_REQUIRED ACTION_
Every line with "characters" in it must be copied from the data.

_DATASET_
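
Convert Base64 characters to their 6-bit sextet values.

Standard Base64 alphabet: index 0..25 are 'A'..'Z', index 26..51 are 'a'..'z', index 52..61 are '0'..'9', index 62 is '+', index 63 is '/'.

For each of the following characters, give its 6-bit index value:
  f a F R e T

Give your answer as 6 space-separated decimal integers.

Answer: 31 26 5 17 30 19

Derivation:
'f': a..z range, 26 + ord('f') − ord('a') = 31
'a': a..z range, 26 + ord('a') − ord('a') = 26
'F': A..Z range, ord('F') − ord('A') = 5
'R': A..Z range, ord('R') − ord('A') = 17
'e': a..z range, 26 + ord('e') − ord('a') = 30
'T': A..Z range, ord('T') − ord('A') = 19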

_OUTPUT OF THE TASK_
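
Convert Base64 characters to their 6-bit sextet values.
For each of the following characters, give its 6-bit index value: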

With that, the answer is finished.